→ **Directions**
Return the lines below that contain the word "parallel".

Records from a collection
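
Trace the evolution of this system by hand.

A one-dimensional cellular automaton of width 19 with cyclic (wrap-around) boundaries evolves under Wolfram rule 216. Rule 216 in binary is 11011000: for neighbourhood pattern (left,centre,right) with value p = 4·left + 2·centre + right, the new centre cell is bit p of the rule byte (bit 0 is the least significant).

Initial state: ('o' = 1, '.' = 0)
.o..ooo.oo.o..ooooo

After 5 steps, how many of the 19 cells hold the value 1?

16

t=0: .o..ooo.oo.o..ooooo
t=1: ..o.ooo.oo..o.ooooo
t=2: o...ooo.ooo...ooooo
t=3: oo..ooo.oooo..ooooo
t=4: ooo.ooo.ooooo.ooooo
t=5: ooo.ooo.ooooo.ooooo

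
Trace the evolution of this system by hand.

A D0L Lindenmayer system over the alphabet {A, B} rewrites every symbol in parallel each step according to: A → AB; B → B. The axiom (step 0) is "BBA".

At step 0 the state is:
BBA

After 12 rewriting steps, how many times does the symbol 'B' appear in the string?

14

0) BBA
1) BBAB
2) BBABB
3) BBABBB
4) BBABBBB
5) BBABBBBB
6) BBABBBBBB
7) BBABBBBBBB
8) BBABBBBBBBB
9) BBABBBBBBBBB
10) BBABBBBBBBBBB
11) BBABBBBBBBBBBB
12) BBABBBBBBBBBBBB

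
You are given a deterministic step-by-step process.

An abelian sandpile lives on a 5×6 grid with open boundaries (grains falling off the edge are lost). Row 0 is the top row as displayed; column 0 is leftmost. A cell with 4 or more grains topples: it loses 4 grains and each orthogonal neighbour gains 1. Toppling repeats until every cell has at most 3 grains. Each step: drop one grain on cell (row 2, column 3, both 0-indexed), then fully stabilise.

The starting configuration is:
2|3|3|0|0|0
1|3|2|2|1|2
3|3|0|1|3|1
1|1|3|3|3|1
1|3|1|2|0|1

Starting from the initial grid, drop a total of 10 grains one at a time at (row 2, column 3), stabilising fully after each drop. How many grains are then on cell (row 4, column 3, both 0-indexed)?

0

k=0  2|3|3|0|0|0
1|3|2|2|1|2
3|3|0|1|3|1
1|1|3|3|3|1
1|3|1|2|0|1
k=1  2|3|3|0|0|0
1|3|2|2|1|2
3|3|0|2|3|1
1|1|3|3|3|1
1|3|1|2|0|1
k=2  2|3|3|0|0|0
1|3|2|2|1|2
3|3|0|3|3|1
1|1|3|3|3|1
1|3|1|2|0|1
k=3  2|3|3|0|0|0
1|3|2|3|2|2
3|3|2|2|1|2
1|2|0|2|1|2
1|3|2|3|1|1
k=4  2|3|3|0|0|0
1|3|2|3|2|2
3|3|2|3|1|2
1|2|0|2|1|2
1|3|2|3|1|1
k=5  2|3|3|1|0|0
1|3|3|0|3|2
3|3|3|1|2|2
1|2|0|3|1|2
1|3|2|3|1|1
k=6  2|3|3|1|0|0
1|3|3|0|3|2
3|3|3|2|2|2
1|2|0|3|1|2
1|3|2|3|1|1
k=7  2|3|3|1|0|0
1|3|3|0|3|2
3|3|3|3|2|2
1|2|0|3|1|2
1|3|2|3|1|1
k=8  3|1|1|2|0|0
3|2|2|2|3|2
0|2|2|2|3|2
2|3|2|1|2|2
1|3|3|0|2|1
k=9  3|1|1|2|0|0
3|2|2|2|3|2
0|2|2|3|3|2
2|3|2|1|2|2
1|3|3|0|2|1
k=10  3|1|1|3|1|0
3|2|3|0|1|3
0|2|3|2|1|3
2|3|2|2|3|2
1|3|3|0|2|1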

==

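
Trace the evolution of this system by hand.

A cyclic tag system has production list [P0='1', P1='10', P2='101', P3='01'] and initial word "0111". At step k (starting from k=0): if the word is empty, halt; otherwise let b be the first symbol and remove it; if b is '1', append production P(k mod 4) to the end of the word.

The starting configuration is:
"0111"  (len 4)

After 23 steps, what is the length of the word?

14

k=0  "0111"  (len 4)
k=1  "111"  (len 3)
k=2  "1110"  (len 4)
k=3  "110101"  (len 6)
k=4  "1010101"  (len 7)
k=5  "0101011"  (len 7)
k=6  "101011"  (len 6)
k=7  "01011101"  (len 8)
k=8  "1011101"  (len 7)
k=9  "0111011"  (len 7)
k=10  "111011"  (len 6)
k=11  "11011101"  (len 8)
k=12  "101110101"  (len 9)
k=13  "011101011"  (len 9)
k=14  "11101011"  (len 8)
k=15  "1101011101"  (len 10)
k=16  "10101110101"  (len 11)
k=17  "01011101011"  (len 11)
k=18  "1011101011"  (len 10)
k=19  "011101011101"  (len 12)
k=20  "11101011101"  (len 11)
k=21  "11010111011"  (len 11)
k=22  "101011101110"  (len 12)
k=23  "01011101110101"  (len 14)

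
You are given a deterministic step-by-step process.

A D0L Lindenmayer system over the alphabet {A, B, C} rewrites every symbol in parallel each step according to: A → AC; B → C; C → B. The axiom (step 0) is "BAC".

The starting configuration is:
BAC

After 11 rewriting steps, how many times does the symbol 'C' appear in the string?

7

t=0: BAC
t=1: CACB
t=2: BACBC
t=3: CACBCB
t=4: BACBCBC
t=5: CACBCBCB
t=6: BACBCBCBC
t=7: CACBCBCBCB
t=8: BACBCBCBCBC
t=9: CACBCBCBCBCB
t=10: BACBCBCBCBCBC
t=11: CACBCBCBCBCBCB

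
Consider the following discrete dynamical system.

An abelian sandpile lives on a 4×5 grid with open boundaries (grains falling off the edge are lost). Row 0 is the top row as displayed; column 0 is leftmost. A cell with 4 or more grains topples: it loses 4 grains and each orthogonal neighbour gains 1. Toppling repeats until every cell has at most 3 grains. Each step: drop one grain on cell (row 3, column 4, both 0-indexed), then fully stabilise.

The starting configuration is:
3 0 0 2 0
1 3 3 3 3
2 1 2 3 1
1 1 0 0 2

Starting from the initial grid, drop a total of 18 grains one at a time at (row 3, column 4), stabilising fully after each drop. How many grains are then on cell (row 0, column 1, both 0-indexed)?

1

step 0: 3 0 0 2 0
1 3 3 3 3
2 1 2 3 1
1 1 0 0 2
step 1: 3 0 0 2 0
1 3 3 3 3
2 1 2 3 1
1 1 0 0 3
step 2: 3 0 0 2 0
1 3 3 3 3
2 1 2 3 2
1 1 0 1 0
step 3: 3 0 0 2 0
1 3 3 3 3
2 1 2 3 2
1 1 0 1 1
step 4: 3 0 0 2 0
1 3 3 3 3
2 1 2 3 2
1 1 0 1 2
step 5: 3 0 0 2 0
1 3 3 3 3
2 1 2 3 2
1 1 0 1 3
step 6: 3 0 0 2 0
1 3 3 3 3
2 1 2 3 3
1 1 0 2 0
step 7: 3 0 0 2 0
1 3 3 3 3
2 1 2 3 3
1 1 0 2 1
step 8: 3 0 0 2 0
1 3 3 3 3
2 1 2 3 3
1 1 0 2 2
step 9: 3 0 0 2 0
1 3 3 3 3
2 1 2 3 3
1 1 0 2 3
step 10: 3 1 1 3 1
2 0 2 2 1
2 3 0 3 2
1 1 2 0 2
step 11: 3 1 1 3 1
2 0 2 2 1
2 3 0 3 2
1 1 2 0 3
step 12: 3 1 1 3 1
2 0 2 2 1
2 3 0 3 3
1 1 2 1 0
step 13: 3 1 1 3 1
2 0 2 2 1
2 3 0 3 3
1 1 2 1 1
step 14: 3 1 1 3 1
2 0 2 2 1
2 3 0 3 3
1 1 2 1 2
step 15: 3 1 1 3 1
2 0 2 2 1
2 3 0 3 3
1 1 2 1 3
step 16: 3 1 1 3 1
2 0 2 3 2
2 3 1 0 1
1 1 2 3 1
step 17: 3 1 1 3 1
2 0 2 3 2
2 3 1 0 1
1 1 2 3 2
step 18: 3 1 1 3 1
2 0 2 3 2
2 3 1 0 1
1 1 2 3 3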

--

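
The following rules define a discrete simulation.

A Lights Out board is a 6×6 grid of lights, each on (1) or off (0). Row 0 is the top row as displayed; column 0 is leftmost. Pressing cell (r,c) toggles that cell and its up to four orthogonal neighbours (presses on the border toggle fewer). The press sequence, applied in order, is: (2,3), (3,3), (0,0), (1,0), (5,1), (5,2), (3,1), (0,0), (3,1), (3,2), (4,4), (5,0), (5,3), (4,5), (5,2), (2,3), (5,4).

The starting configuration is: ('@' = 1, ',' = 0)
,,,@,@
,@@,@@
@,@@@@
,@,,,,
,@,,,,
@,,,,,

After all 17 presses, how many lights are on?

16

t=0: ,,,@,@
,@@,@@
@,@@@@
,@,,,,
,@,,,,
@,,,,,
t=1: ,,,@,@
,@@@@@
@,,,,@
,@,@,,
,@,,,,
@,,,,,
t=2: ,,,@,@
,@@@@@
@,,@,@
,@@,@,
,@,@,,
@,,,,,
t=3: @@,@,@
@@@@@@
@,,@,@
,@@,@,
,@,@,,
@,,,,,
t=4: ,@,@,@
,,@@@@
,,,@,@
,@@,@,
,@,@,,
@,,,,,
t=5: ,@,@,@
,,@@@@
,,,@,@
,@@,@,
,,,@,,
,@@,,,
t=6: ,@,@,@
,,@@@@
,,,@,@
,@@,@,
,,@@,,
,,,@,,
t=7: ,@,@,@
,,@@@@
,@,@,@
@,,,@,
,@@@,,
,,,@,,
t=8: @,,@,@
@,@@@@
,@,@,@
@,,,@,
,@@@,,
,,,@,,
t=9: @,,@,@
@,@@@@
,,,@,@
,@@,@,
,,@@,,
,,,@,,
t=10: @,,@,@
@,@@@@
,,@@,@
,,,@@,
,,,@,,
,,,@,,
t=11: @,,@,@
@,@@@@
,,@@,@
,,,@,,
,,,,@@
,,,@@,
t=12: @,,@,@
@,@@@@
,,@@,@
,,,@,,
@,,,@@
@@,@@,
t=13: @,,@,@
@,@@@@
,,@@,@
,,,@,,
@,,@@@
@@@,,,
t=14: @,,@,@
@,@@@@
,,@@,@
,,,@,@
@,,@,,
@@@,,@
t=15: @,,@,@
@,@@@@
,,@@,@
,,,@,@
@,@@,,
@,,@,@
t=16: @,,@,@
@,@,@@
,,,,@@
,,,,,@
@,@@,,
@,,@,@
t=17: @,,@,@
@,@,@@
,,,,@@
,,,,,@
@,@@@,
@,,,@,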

→ **Answer space**
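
A D0L Lindenmayer system over the alphabet {A, B} rewrites every symbol in parallel each step according to: A → AB; B → B. The axiom (step 0) is "BBA".
A D0L Lindenmayer system over the alphabet {A, B, C} rewrites every symbol in parallel each step according to: A → AC; B → C; C → B. The axiom (step 0) is "BAC".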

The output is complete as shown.